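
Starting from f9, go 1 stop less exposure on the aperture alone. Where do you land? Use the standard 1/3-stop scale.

f/13

Aperture: f/9 → f/10 → f/11 → f/13 — 1 stop narrower (darker).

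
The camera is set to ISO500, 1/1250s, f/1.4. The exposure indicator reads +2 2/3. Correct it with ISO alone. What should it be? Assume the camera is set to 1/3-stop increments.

Overexposed by 2 2/3 stops → need 2 2/3 stops darker.
ISO: 500 → 400 → 320 → 250 → 200 → 160 → 125 → 100 → 80.

ISO 80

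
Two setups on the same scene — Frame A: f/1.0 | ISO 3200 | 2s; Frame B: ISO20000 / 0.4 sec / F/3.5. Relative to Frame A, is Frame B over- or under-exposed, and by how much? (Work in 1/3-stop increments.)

Aperture: f/1.0 → f/1.1 → f/1.2 → f/1.4 → f/1.6 → f/1.8 → f/2 → f/2.2 → f/2.5 → f/2.8 → f/3.2 → f/3.5 — 3 2/3 stops narrower (darker).
Shutter speed: 2 → 1.6 → 1.3 → 1 → 0.8 → 0.6 → 0.5 → 0.4 — 2 1/3 stops shorter (darker).
ISO: 3200 → 4000 → 5000 → 6400 → 8000 → 10000 → 12800 → 16000 → 20000 — 2 2/3 stops raised (brighter).
Net: −3 2/3 −2 1/3 +2 2/3 = −3 1/3 stops.

3 1/3 stops darker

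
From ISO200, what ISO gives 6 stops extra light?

ISO: 200 → 400 → 800 → 1600 → 3200 → 6400 → 12800 — 6 stops raised (brighter).

ISO 12800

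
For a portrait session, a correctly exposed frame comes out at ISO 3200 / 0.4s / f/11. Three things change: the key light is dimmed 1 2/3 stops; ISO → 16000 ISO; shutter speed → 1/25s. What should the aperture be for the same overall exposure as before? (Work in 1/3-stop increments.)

f/4.5

Scene light: 1 2/3 stops darker.
ISO: 3200 → 4000 → 5000 → 6400 → 8000 → 10000 → 12800 → 16000 — 2 1/3 stops raised (brighter).
Shutter speed: 0.4 → 0.3 → 1/4 → 1/5 → 1/6 → 1/8 → 1/10 → 1/13 → 1/15 → 1/20 → 1/25 — 3 1/3 stops faster (darker).
Net so far: 2 2/3 stops darker. Aperture: f/11 → f/10 → f/9 → f/8 → f/7.1 → f/6.3 → f/5.6 → f/5 → f/4.5.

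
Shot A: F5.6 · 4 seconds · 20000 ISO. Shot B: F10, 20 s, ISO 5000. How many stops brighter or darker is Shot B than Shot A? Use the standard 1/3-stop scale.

1 1/3 stops darker

Aperture: f/5.6 → f/6.3 → f/7.1 → f/8 → f/9 → f/10 — 1 2/3 stops stopped down (darker).
Shutter speed: 4 → 5 → 6 → 8 → 10 → 13 → 15 → 20 — 2 1/3 stops slower (brighter).
ISO: 20000 → 16000 → 12800 → 10000 → 8000 → 6400 → 5000 — 2 stops lower (darker).
Net: −1 2/3 +2 1/3 −2 = −1 1/3 stops.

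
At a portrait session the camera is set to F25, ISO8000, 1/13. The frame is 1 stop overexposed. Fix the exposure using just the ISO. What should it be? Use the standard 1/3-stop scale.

Overexposed by 1 stop → need 1 stop darker.
ISO: 8000 → 6400 → 5000 → 4000.

ISO 4000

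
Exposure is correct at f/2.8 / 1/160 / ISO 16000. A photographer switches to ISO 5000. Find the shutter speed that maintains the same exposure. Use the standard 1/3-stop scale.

ISO: 16000 → 12800 → 10000 → 8000 → 6400 → 5000 — 1 2/3 stops lower (darker).
Need 1 2/3 stops brighter from the shutter speed: 1/160 → 1/125 → 1/100 → 1/80 → 1/60 → 1/50.

1/50s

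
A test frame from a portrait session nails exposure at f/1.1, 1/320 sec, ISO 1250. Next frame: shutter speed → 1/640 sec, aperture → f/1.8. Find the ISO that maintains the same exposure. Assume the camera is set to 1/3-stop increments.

ISO 6400

Shutter speed: 1/320 → 1/400 → 1/500 → 1/640 — 1 stop faster (darker).
Aperture: f/1.1 → f/1.2 → f/1.4 → f/1.6 → f/1.8 — 1 1/3 stops stopped down (darker).
Net change so far: 2 1/3 stops darker. Offset with the ISO: 1250 → 1600 → 2000 → 2500 → 3200 → 4000 → 5000 → 6400.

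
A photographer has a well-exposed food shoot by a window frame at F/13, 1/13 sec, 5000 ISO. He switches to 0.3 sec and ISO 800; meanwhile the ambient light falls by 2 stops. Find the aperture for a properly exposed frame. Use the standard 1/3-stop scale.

f/5

Scene light: 2 stops darker.
Shutter speed: 1/13 → 1/10 → 1/8 → 1/6 → 1/5 → 1/4 → 0.3 — 2 stops slower (brighter).
ISO: 5000 → 4000 → 3200 → 2500 → 2000 → 1600 → 1250 → 1000 → 800 — 2 2/3 stops dropped (darker).
Net so far: 2 2/3 stops darker. Aperture: f/13 → f/11 → f/10 → f/9 → f/8 → f/7.1 → f/6.3 → f/5.6 → f/5.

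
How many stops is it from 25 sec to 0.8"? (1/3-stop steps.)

25 → 20 → 15 → 13 → 10 → 8 → 6 → 5 → 4 → 3.2 → 2.5 → 2 → 1.6 → 1.3 → 1 → 0.8 — count the steps: 15 third-stops = 5 stops.

5 stops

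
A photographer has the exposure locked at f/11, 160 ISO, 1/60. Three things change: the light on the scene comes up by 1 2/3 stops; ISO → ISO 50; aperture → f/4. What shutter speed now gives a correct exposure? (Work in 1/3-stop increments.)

Scene light: 1 2/3 stops brighter.
ISO: 160 → 125 → 100 → 80 → 64 → 50 — 1 2/3 stops lower (darker).
Aperture: f/11 → f/10 → f/9 → f/8 → f/7.1 → f/6.3 → f/5.6 → f/5 → f/4.5 → f/4 — 3 stops wider (brighter).
Net so far: 3 stops brighter. Shutter speed: 1/60 → 1/80 → 1/100 → 1/125 → 1/160 → 1/200 → 1/250 → 1/320 → 1/400 → 1/500.

1/500s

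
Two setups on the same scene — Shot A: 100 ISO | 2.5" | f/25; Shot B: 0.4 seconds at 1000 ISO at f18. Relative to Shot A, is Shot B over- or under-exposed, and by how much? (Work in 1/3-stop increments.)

1 2/3 stops brighter

Aperture: f/25 → f/22 → f/20 → f/18 — 1 stop opened up (brighter).
Shutter speed: 2.5 → 2 → 1.6 → 1.3 → 1 → 0.8 → 0.6 → 0.5 → 0.4 — 2 2/3 stops faster (darker).
ISO: 100 → 125 → 160 → 200 → 250 → 320 → 400 → 500 → 640 → 800 → 1000 — 3 1/3 stops higher (brighter).
Net: +1 −2 2/3 +3 1/3 = +1 2/3 stops.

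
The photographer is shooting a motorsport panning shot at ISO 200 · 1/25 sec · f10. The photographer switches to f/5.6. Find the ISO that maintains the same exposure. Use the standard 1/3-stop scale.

Aperture: f/10 → f/9 → f/8 → f/7.1 → f/6.3 → f/5.6 — 1 2/3 stops larger aperture (brighter).
Need 1 2/3 stops darker from the ISO: 200 → 160 → 125 → 100 → 80 → 64.

ISO 64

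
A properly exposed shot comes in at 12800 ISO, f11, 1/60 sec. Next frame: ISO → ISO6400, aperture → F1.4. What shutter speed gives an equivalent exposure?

1/2000s

ISO: 12800 → 6400 — 1 stop dropped (darker).
Aperture: f/11 → f/8 → f/5.6 → f/4 → f/2.8 → f/2 → f/1.4 — 6 stops wider (brighter).
Net change so far: 5 stops brighter. Offset with the shutter speed: 1/60 → 1/125 → 1/250 → 1/500 → 1/1000 → 1/2000.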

=-=-=

--- PROBLEM DESCRIPTION ---
The entire listing is to be printed once more, word for word.

--- ANSWER TO THIS TASK ---
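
Starting from f9, go 1 stop less exposure on the aperture alone. Where do you land? Use the standard 1/3-stop scale.

f/13

Aperture: f/9 → f/10 → f/11 → f/13 — 1 stop narrower (darker).

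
The camera is set to ISO500, 1/1250s, f/1.4. The exposure indicator reads +2 2/3. Correct it with ISO alone. What should it be? Assume the camera is set to 1/3-stop increments.

Overexposed by 2 2/3 stops → need 2 2/3 stops darker.
ISO: 500 → 400 → 320 → 250 → 200 → 160 → 125 → 100 → 80.

ISO 80

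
Two setups on the same scene — Frame A: f/1.0 | ISO 3200 | 2s; Frame B: ISO20000 / 0.4 sec / F/3.5. Relative to Frame A, is Frame B over- or under-exposed, and by how much? (Work in 1/3-stop increments.)

Aperture: f/1.0 → f/1.1 → f/1.2 → f/1.4 → f/1.6 → f/1.8 → f/2 → f/2.2 → f/2.5 → f/2.8 → f/3.2 → f/3.5 — 3 2/3 stops narrower (darker).
Shutter speed: 2 → 1.6 → 1.3 → 1 → 0.8 → 0.6 → 0.5 → 0.4 — 2 1/3 stops shorter (darker).
ISO: 3200 → 4000 → 5000 → 6400 → 8000 → 10000 → 12800 → 16000 → 20000 — 2 2/3 stops raised (brighter).
Net: −3 2/3 −2 1/3 +2 2/3 = −3 1/3 stops.

3 1/3 stops darker

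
From ISO200, what ISO gives 6 stops extra light?

ISO: 200 → 400 → 800 → 1600 → 3200 → 6400 → 12800 — 6 stops raised (brighter).

ISO 12800

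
For a portrait session, a correctly exposed frame comes out at ISO 3200 / 0.4s / f/11. Three things change: the key light is dimmed 1 2/3 stops; ISO → 16000 ISO; shutter speed → 1/25s. What should the aperture be for the same overall exposure as before? (Work in 1/3-stop increments.)

f/4.5

Scene light: 1 2/3 stops darker.
ISO: 3200 → 4000 → 5000 → 6400 → 8000 → 10000 → 12800 → 16000 — 2 1/3 stops raised (brighter).
Shutter speed: 0.4 → 0.3 → 1/4 → 1/5 → 1/6 → 1/8 → 1/10 → 1/13 → 1/15 → 1/20 → 1/25 — 3 1/3 stops faster (darker).
Net so far: 2 2/3 stops darker. Aperture: f/11 → f/10 → f/9 → f/8 → f/7.1 → f/6.3 → f/5.6 → f/5 → f/4.5.

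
Shot A: F5.6 · 4 seconds · 20000 ISO. Shot B: F10, 20 s, ISO 5000. How many stops brighter or darker is Shot B than Shot A? Use the standard 1/3-stop scale.

1 1/3 stops darker

Aperture: f/5.6 → f/6.3 → f/7.1 → f/8 → f/9 → f/10 — 1 2/3 stops stopped down (darker).
Shutter speed: 4 → 5 → 6 → 8 → 10 → 13 → 15 → 20 — 2 1/3 stops slower (brighter).
ISO: 20000 → 16000 → 12800 → 10000 → 8000 → 6400 → 5000 — 2 stops lower (darker).
Net: −1 2/3 +2 1/3 −2 = −1 1/3 stops.

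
At a portrait session the camera is set to F25, ISO8000, 1/13. The frame is 1 stop overexposed. Fix the exposure using just the ISO. What should it be? Use the standard 1/3-stop scale.

Overexposed by 1 stop → need 1 stop darker.
ISO: 8000 → 6400 → 5000 → 4000.

ISO 4000

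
Exposure is correct at f/2.8 / 1/160 / ISO 16000. A photographer switches to ISO 5000. Find the shutter speed that maintains the same exposure. Use the standard 1/3-stop scale.

ISO: 16000 → 12800 → 10000 → 8000 → 6400 → 5000 — 1 2/3 stops lower (darker).
Need 1 2/3 stops brighter from the shutter speed: 1/160 → 1/125 → 1/100 → 1/80 → 1/60 → 1/50.

1/50s

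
A test frame from a portrait session nails exposure at f/1.1, 1/320 sec, ISO 1250. Next frame: shutter speed → 1/640 sec, aperture → f/1.8. Find the ISO that maintains the same exposure. Assume the camera is set to 1/3-stop increments.

ISO 6400

Shutter speed: 1/320 → 1/400 → 1/500 → 1/640 — 1 stop faster (darker).
Aperture: f/1.1 → f/1.2 → f/1.4 → f/1.6 → f/1.8 — 1 1/3 stops stopped down (darker).
Net change so far: 2 1/3 stops darker. Offset with the ISO: 1250 → 1600 → 2000 → 2500 → 3200 → 4000 → 5000 → 6400.

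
A photographer has a well-exposed food shoot by a window frame at F/13, 1/13 sec, 5000 ISO. He switches to 0.3 sec and ISO 800; meanwhile the ambient light falls by 2 stops. Find the aperture for a properly exposed frame. Use the standard 1/3-stop scale.

f/5

Scene light: 2 stops darker.
Shutter speed: 1/13 → 1/10 → 1/8 → 1/6 → 1/5 → 1/4 → 0.3 — 2 stops slower (brighter).
ISO: 5000 → 4000 → 3200 → 2500 → 2000 → 1600 → 1250 → 1000 → 800 — 2 2/3 stops dropped (darker).
Net so far: 2 2/3 stops darker. Aperture: f/13 → f/11 → f/10 → f/9 → f/8 → f/7.1 → f/6.3 → f/5.6 → f/5.

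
How many stops is it from 25 sec to 0.8"? (1/3-stop steps.)

25 → 20 → 15 → 13 → 10 → 8 → 6 → 5 → 4 → 3.2 → 2.5 → 2 → 1.6 → 1.3 → 1 → 0.8 — count the steps: 15 third-stops = 5 stops.

5 stops

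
A photographer has the exposure locked at f/11, 160 ISO, 1/60. Three things change: the light on the scene comes up by 1 2/3 stops; ISO → ISO 50; aperture → f/4. What shutter speed now gives a correct exposure? (Work in 1/3-stop increments.)

Scene light: 1 2/3 stops brighter.
ISO: 160 → 125 → 100 → 80 → 64 → 50 — 1 2/3 stops lower (darker).
Aperture: f/11 → f/10 → f/9 → f/8 → f/7.1 → f/6.3 → f/5.6 → f/5 → f/4.5 → f/4 — 3 stops wider (brighter).
Net so far: 3 stops brighter. Shutter speed: 1/60 → 1/80 → 1/100 → 1/125 → 1/160 → 1/200 → 1/250 → 1/320 → 1/400 → 1/500.

1/500s

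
Two setups on the same scene — Shot A: 100 ISO | 2.5" | f/25; Shot B: 0.4 seconds at 1000 ISO at f18. Relative to Shot A, is Shot B over- or under-exposed, and by how much? (Work in 1/3-stop increments.)

1 2/3 stops brighter

Aperture: f/25 → f/22 → f/20 → f/18 — 1 stop opened up (brighter).
Shutter speed: 2.5 → 2 → 1.6 → 1.3 → 1 → 0.8 → 0.6 → 0.5 → 0.4 — 2 2/3 stops faster (darker).
ISO: 100 → 125 → 160 → 200 → 250 → 320 → 400 → 500 → 640 → 800 → 1000 — 3 1/3 stops higher (brighter).
Net: +1 −2 2/3 +3 1/3 = +1 2/3 stops.

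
The photographer is shooting a motorsport panning shot at ISO 200 · 1/25 sec · f10. The photographer switches to f/5.6. Find the ISO that maintains the same exposure. Use the standard 1/3-stop scale.

Aperture: f/10 → f/9 → f/8 → f/7.1 → f/6.3 → f/5.6 — 1 2/3 stops larger aperture (brighter).
Need 1 2/3 stops darker from the ISO: 200 → 160 → 125 → 100 → 80 → 64.

ISO 64

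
A properly exposed shot comes in at 12800 ISO, f11, 1/60 sec. Next frame: ISO → ISO6400, aperture → F1.4. What shutter speed gives an equivalent exposure?

1/2000s

ISO: 12800 → 6400 — 1 stop dropped (darker).
Aperture: f/11 → f/8 → f/5.6 → f/4 → f/2.8 → f/2 → f/1.4 — 6 stops wider (brighter).
Net change so far: 5 stops brighter. Offset with the shutter speed: 1/60 → 1/125 → 1/250 → 1/500 → 1/1000 → 1/2000.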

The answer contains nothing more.